Entries shown:
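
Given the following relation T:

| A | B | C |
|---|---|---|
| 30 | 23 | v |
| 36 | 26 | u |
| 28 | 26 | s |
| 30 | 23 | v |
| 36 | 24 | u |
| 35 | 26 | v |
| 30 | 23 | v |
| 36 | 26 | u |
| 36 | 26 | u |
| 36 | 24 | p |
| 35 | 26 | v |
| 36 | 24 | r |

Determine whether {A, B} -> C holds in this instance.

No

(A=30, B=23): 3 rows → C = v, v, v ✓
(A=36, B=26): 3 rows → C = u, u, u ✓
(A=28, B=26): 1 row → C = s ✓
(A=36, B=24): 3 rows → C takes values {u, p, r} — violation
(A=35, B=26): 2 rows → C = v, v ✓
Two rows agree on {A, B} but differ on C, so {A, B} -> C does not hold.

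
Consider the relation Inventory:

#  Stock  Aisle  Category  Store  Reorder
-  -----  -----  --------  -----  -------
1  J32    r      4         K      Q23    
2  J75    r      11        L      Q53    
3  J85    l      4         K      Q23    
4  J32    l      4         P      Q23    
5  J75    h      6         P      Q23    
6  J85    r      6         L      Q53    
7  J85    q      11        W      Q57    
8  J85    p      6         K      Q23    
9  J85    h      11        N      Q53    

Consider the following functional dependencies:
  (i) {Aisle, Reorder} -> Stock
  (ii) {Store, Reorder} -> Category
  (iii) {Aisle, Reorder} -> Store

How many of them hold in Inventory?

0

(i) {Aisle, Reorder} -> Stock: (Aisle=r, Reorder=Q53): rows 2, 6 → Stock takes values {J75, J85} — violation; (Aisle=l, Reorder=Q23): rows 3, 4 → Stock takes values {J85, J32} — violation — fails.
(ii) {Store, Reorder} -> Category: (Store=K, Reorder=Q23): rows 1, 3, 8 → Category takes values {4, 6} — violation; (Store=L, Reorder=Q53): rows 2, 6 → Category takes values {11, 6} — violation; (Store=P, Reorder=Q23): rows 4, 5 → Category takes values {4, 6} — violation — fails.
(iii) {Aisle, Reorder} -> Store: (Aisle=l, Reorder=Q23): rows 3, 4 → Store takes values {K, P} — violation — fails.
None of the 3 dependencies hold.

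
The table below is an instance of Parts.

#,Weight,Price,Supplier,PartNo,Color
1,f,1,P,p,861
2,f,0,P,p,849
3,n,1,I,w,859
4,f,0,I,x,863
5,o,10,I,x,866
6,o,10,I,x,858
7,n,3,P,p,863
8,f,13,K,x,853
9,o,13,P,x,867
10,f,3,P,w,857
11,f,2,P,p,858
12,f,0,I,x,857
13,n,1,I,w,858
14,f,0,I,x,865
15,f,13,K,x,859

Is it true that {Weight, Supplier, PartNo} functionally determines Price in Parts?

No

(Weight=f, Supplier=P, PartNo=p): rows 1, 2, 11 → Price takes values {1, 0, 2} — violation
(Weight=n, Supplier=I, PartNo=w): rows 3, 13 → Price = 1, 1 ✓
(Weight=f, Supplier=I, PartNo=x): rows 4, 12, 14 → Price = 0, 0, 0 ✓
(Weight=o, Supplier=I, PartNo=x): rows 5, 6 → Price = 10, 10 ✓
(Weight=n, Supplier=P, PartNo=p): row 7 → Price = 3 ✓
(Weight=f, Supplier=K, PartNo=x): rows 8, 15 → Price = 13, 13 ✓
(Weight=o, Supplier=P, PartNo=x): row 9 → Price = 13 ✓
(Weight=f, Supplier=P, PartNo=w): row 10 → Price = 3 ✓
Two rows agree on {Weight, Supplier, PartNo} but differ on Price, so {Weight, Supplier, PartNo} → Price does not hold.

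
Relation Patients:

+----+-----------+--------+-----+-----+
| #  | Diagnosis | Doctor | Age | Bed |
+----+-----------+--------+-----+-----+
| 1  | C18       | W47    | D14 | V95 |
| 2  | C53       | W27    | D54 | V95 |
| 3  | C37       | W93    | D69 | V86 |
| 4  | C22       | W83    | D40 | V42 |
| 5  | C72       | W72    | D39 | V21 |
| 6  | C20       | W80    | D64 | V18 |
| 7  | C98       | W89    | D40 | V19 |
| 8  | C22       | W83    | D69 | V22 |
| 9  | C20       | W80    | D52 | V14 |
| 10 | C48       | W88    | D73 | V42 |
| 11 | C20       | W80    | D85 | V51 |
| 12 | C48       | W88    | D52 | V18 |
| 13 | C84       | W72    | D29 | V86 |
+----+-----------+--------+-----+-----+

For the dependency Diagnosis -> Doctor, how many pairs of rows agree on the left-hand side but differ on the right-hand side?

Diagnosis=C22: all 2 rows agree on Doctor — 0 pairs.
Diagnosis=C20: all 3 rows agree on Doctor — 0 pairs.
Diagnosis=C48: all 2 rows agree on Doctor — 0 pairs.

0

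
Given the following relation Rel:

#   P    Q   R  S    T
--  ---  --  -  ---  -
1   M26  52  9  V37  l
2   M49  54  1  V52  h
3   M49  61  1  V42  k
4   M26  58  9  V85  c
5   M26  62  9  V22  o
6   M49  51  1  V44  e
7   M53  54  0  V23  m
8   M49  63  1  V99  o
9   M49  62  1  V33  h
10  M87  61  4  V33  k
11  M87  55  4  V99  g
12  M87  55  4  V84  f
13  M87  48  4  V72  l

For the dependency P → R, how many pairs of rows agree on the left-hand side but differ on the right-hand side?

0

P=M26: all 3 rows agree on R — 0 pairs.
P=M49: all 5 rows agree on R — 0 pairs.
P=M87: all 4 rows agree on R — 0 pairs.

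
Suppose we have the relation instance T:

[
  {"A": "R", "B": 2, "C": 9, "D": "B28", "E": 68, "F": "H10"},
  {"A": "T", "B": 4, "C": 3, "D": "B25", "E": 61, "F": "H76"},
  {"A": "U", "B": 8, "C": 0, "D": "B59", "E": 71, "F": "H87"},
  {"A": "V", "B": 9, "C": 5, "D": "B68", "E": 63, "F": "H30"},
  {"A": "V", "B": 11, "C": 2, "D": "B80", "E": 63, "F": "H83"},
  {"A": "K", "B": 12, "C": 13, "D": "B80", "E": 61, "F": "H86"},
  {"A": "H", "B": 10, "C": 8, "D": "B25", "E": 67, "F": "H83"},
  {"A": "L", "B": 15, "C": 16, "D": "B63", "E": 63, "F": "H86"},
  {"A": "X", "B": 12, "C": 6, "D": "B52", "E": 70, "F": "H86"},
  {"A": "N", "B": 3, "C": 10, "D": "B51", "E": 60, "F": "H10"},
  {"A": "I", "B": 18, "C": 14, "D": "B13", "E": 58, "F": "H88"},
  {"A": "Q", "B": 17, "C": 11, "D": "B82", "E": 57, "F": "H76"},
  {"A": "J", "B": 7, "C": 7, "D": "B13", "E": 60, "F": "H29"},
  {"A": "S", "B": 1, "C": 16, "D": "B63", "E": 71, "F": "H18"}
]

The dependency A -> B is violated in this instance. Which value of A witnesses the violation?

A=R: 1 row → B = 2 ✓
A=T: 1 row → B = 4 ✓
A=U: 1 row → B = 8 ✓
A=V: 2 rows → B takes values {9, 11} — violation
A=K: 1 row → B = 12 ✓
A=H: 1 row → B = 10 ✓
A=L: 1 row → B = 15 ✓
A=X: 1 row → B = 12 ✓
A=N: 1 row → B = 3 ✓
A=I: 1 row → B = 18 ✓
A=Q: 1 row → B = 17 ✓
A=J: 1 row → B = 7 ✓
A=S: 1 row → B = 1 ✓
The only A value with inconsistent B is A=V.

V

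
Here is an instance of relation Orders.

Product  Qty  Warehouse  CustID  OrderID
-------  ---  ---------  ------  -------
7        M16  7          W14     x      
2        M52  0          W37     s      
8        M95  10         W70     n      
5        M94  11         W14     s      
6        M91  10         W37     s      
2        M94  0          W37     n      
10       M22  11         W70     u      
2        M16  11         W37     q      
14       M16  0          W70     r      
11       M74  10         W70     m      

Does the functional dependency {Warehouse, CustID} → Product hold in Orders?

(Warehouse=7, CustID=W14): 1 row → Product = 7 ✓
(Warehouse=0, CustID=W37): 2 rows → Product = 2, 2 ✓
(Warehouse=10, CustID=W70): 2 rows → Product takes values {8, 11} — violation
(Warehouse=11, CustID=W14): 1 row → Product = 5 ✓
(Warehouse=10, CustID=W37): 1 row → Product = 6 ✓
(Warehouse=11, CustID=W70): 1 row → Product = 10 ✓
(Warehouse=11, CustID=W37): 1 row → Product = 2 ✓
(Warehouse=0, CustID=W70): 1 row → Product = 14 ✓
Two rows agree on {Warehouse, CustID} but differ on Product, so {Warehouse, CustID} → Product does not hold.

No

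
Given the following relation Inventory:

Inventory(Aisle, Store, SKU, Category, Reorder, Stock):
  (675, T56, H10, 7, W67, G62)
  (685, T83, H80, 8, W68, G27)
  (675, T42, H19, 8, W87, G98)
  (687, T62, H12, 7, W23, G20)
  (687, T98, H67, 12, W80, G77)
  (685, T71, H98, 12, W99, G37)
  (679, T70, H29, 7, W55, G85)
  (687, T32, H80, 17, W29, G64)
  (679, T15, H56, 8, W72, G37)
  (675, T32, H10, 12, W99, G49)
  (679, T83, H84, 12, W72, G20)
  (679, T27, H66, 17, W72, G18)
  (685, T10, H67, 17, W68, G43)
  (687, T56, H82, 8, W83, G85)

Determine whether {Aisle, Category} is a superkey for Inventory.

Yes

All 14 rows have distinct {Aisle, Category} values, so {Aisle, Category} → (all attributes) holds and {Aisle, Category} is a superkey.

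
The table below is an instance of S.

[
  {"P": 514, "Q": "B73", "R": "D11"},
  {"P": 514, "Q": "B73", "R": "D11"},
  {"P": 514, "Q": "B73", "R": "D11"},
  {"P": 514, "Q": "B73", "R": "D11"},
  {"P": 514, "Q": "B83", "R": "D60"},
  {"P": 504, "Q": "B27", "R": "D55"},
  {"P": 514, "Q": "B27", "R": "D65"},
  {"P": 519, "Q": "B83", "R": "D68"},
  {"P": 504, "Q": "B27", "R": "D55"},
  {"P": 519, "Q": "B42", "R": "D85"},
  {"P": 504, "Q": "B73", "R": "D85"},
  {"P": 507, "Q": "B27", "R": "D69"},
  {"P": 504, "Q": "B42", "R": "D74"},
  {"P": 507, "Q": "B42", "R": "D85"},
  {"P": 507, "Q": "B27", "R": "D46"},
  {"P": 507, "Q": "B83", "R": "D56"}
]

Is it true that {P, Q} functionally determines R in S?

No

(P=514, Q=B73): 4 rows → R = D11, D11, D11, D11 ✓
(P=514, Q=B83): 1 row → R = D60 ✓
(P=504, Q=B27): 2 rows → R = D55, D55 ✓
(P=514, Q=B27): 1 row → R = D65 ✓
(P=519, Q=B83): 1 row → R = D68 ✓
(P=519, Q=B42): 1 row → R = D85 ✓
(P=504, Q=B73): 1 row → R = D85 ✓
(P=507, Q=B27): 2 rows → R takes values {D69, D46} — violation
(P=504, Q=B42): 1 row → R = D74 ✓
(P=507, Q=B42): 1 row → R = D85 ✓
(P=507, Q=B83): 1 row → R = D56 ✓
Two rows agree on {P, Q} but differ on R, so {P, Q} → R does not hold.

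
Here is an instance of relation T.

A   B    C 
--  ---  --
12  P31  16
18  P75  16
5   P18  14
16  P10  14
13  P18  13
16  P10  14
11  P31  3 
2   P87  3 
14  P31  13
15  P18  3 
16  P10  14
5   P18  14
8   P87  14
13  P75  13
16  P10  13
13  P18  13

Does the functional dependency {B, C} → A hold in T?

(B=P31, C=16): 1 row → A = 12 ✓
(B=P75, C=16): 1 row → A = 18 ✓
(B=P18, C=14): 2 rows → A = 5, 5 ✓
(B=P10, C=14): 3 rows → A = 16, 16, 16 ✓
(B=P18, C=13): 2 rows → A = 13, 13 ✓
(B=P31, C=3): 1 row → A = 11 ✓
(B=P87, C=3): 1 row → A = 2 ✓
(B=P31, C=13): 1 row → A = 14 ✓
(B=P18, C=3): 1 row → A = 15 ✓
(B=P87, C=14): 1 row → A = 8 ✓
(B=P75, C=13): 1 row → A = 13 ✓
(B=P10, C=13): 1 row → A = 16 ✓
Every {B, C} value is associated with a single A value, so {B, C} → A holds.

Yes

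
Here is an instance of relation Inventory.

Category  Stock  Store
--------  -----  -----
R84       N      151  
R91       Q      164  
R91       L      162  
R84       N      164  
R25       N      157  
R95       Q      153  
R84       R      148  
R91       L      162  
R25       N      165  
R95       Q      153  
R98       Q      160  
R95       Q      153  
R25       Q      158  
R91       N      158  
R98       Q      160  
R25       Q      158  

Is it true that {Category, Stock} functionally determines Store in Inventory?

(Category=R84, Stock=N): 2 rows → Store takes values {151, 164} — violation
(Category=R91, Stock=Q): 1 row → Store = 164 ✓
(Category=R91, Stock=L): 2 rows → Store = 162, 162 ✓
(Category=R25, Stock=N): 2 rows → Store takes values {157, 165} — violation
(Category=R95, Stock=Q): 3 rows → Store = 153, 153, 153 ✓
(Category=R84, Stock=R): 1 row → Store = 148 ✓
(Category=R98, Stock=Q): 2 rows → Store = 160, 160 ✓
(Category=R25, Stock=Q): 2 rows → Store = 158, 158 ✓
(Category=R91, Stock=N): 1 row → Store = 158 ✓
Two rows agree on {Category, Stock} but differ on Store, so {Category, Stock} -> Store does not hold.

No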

What you will do:
Write out the lines of the entries, word for word, from the first through the one containing "Consider the relation", and stop at that line.

Task response:
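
Given the following relation T:

| A | B | C |
|---|---|---|
| 30 | 23 | v |
| 36 | 26 | u |
| 28 | 26 | s |
| 30 | 23 | v |
| 36 | 24 | u |
| 35 | 26 | v |
| 30 | 23 | v |
| 36 | 26 | u |
| 36 | 26 | u |
| 36 | 24 | p |
| 35 | 26 | v |
| 36 | 24 | r |

Determine whether {A, B} -> C holds in this instance.

No

(A=30, B=23): 3 rows → C = v, v, v ✓
(A=36, B=26): 3 rows → C = u, u, u ✓
(A=28, B=26): 1 row → C = s ✓
(A=36, B=24): 3 rows → C takes values {u, p, r} — violation
(A=35, B=26): 2 rows → C = v, v ✓
Two rows agree on {A, B} but differ on C, so {A, B} -> C does not hold.

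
Consider the relation Inventory: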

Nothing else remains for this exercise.